◆ Directions
Look below for the line holding "In a quasi-static" and the line holding "Suppose nitrogen (treat". Repeat those two and everything between, exactly.
[[ Exercise materials open ]]
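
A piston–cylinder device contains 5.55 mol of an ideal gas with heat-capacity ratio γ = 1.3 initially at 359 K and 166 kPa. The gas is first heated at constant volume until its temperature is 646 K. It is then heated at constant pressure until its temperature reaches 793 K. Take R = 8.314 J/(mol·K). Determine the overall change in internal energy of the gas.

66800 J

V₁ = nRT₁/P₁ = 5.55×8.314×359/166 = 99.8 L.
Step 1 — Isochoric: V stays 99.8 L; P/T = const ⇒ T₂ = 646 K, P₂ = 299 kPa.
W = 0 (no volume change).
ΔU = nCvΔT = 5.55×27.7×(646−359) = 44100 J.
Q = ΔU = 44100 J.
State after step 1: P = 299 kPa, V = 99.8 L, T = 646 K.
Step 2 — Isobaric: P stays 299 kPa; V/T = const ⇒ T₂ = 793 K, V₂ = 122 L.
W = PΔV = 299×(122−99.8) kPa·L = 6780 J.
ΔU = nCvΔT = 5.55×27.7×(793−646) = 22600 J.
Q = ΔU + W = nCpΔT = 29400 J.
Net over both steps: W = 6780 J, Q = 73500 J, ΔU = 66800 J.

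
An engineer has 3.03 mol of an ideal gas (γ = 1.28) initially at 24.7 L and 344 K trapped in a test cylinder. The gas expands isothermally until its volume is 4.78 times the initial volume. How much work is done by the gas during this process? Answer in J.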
[[ Exercise materials closed ]]
[[ Exercise materials open ]]
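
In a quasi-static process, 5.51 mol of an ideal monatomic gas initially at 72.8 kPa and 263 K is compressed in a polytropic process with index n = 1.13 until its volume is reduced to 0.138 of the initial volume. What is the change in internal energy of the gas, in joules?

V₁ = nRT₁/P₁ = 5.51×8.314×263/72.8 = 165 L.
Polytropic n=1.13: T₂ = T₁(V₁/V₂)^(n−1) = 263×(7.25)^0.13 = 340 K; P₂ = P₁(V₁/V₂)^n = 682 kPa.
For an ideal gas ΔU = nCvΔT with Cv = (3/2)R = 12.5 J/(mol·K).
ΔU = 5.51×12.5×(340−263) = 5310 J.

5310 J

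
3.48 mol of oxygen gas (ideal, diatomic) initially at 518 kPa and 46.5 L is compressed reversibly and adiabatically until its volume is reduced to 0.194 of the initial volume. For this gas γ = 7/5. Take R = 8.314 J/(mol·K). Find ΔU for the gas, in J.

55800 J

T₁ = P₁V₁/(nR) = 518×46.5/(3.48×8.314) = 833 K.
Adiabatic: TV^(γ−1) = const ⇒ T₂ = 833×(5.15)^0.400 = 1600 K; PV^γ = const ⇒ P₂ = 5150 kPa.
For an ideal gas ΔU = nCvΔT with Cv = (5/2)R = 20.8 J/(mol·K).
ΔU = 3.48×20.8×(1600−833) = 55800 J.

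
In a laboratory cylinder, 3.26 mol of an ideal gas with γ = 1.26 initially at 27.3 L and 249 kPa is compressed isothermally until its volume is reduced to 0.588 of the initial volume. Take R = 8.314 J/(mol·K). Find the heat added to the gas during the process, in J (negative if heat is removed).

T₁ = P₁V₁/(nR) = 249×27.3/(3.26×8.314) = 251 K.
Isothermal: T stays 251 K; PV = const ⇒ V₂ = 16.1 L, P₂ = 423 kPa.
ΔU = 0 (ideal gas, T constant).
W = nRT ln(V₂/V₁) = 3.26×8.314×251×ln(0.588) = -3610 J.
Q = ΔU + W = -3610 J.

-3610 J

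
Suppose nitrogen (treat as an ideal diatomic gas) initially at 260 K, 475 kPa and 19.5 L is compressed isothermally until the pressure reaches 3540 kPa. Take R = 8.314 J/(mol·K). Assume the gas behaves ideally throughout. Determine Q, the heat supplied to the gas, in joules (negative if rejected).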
[[ Exercise materials closed ]]
[[ Exercise materials open ]]
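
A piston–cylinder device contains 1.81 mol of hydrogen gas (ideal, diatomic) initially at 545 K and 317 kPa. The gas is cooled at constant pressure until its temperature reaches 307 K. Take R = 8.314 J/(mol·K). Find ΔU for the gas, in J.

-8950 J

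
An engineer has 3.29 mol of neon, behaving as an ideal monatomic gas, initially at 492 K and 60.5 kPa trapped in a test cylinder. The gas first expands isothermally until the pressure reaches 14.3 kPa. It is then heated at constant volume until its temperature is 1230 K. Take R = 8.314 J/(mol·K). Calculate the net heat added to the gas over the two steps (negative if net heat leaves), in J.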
[[ Exercise materials closed ]]
◆ Response area
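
In a quasi-static process, 5.51 mol of an ideal monatomic gas initially at 72.8 kPa and 263 K is compressed in a polytropic process with index n = 1.13 until its volume is reduced to 0.138 of the initial volume. What is the change in internal energy of the gas, in joules?

V₁ = nRT₁/P₁ = 5.51×8.314×263/72.8 = 165 L.
Polytropic n=1.13: T₂ = T₁(V₁/V₂)^(n−1) = 263×(7.25)^0.13 = 340 K; P₂ = P₁(V₁/V₂)^n = 682 kPa.
For an ideal gas ΔU = nCvΔT with Cv = (3/2)R = 12.5 J/(mol·K).
ΔU = 5.51×12.5×(340−263) = 5310 J.

5310 J

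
3.48 mol of oxygen gas (ideal, diatomic) initially at 518 kPa and 46.5 L is compressed reversibly and adiabatically until its volume is reduced to 0.194 of the initial volume. For this gas γ = 7/5. Take R = 8.314 J/(mol·K). Find ΔU for the gas, in J.

55800 J

T₁ = P₁V₁/(nR) = 518×46.5/(3.48×8.314) = 833 K.
Adiabatic: TV^(γ−1) = const ⇒ T₂ = 833×(5.15)^0.400 = 1600 K; PV^γ = const ⇒ P₂ = 5150 kPa.
For an ideal gas ΔU = nCvΔT with Cv = (5/2)R = 20.8 J/(mol·K).
ΔU = 3.48×20.8×(1600−833) = 55800 J.

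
In a laboratory cylinder, 3.26 mol of an ideal gas with γ = 1.26 initially at 27.3 L and 249 kPa is compressed isothermally until its volume is reduced to 0.588 of the initial volume. Take R = 8.314 J/(mol·K). Find the heat added to the gas during the process, in J (negative if heat is removed).

T₁ = P₁V₁/(nR) = 249×27.3/(3.26×8.314) = 251 K.
Isothermal: T stays 251 K; PV = const ⇒ V₂ = 16.1 L, P₂ = 423 kPa.
ΔU = 0 (ideal gas, T constant).
W = nRT ln(V₂/V₁) = 3.26×8.314×251×ln(0.588) = -3610 J.
Q = ΔU + W = -3610 J.

-3610 J

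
Suppose nitrogen (treat as an ideal diatomic gas) initially at 260 K, 475 kPa and 19.5 L is compressed isothermally until the pressure reaches 3540 kPa. Take R = 8.314 J/(mol·K). Assume the gas behaves ideally throughout. Determine Q, the heat supplied to the gas, in joules (negative if rejected).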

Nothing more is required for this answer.